=== Section Start ===
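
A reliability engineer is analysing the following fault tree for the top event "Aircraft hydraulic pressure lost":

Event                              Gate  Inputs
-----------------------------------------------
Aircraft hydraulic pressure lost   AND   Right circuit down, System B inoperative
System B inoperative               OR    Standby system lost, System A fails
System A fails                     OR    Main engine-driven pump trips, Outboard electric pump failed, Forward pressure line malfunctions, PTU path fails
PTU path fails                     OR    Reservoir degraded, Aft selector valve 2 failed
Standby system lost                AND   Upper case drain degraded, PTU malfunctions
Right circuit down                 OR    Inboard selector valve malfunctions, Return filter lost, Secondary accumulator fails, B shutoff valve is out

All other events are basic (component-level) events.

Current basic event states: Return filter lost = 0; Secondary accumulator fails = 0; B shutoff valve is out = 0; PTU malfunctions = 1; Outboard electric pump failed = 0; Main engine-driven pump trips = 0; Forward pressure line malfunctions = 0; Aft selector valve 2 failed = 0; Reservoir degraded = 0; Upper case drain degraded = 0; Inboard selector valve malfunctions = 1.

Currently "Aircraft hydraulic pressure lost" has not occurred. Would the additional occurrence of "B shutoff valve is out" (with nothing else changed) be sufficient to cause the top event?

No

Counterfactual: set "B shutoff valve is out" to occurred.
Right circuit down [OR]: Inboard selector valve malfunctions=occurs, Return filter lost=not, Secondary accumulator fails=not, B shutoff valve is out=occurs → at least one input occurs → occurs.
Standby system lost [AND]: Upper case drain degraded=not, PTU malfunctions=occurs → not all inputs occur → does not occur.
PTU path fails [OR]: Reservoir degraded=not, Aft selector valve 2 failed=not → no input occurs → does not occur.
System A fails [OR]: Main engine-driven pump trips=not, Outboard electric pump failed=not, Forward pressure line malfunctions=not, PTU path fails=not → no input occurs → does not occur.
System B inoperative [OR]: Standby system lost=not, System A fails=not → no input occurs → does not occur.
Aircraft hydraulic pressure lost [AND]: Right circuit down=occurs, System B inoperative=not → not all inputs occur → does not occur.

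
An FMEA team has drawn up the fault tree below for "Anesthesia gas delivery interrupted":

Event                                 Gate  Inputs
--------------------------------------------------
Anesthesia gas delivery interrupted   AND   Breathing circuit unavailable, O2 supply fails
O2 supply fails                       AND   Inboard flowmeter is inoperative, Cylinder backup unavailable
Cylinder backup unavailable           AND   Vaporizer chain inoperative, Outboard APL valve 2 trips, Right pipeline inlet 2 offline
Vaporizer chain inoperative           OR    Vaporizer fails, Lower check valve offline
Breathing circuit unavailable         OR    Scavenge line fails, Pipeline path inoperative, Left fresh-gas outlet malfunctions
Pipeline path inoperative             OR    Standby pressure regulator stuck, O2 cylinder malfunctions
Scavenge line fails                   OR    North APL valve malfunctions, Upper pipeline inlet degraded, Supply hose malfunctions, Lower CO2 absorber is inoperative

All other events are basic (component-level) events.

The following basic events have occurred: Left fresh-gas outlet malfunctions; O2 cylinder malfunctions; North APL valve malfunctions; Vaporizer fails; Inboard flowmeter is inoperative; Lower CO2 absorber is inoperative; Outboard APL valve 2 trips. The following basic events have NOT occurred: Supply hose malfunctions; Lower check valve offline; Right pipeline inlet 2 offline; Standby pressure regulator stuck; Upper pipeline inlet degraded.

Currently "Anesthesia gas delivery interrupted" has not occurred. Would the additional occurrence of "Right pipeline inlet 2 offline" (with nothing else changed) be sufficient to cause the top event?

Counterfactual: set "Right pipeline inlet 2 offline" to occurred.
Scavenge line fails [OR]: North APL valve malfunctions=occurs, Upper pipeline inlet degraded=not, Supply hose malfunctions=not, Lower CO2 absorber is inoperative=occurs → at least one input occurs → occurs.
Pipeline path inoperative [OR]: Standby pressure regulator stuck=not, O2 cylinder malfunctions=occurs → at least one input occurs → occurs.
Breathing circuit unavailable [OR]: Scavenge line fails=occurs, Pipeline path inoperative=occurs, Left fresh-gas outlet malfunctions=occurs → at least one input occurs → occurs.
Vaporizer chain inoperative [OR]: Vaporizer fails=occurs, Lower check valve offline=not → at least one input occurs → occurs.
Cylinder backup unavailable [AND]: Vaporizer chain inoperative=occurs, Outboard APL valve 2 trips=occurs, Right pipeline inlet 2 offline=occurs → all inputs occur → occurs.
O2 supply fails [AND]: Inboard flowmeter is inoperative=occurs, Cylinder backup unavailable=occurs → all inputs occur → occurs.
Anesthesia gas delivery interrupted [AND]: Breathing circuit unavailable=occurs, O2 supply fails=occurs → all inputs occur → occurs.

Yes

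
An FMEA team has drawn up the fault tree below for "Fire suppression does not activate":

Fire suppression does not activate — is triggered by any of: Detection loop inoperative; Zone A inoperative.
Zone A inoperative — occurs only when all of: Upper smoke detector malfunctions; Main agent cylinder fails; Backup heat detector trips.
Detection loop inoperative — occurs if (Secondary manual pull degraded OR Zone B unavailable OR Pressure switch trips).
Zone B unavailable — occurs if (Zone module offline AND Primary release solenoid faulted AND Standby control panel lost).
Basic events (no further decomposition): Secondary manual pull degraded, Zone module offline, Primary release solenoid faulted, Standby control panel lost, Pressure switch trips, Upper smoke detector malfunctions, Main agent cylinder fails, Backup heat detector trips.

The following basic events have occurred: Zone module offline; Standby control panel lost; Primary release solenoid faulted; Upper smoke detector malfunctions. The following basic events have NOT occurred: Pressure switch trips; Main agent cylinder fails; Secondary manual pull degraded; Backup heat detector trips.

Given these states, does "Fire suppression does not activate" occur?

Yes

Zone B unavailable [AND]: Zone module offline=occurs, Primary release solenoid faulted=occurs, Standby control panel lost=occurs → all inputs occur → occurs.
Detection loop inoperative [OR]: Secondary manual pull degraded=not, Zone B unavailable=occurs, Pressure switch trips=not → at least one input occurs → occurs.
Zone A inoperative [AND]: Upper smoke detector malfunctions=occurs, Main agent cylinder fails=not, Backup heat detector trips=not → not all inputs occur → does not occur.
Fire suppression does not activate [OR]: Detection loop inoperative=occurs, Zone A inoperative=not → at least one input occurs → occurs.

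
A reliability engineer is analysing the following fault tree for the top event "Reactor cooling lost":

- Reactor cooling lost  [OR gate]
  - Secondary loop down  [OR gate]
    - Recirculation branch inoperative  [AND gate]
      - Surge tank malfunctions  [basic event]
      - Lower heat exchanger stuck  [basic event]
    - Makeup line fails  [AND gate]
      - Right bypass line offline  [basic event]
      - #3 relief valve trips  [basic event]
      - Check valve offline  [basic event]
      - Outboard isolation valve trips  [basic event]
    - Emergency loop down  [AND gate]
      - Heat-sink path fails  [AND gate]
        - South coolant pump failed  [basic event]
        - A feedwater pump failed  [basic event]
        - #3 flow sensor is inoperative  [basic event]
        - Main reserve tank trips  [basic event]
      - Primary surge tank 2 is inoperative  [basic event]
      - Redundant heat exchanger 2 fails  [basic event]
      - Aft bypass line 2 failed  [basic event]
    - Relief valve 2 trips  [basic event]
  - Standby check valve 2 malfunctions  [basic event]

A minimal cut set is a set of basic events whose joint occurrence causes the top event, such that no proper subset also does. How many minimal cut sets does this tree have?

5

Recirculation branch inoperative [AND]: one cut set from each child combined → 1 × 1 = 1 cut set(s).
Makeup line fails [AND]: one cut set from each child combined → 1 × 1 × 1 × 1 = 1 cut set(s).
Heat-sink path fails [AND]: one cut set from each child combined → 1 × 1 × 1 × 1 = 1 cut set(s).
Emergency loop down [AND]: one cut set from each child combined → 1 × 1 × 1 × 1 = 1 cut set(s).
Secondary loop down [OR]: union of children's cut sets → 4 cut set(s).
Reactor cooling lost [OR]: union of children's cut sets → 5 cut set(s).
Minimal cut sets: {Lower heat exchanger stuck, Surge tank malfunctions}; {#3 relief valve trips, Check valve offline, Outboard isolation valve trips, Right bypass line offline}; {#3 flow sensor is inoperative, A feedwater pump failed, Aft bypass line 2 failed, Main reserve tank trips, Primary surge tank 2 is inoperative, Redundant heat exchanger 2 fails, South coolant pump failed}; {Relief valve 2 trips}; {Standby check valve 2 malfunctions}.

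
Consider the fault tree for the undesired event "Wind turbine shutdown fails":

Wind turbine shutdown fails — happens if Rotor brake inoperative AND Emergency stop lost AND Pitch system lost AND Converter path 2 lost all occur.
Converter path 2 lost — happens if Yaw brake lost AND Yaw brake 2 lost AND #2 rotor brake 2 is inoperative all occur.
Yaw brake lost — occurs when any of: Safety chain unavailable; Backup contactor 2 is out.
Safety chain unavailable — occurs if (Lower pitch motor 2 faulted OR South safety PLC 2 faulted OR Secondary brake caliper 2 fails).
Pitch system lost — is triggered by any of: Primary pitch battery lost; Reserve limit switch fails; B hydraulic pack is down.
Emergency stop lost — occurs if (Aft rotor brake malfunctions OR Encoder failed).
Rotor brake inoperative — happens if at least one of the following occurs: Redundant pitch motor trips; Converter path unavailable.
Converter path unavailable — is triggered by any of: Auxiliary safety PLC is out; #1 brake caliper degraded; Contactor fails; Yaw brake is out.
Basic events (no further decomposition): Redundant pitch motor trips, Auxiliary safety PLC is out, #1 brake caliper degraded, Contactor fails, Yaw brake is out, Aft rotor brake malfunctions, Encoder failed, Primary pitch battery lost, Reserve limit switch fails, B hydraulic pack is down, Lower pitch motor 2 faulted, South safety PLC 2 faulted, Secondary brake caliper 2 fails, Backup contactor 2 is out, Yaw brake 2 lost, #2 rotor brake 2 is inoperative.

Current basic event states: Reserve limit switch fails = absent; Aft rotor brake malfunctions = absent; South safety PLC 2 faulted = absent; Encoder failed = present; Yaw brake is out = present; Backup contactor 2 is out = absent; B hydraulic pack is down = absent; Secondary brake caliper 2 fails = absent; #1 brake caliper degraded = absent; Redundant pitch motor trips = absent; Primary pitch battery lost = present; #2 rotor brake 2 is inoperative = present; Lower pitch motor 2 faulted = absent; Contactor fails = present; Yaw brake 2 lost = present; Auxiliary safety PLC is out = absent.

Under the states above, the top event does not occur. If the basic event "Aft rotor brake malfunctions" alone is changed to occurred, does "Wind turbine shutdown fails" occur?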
=== Section End ===
WORK INSTRUCTIONS — From the records above, extract exactly and only the lines that begin at the line with "- Surge tank" and stop after the line with "- Outboard isolation".

SOLUTION TO THE EXERCISE —
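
      - Surge tank malfunctions  [basic event]
      - Lower heat exchanger stuck  [basic event]
    - Makeup line fails  [AND gate]
      - Right bypass line offline  [basic event]
      - #3 relief valve trips  [basic event]
      - Check valve offline  [basic event]
      - Outboard isolation valve trips  [basic event]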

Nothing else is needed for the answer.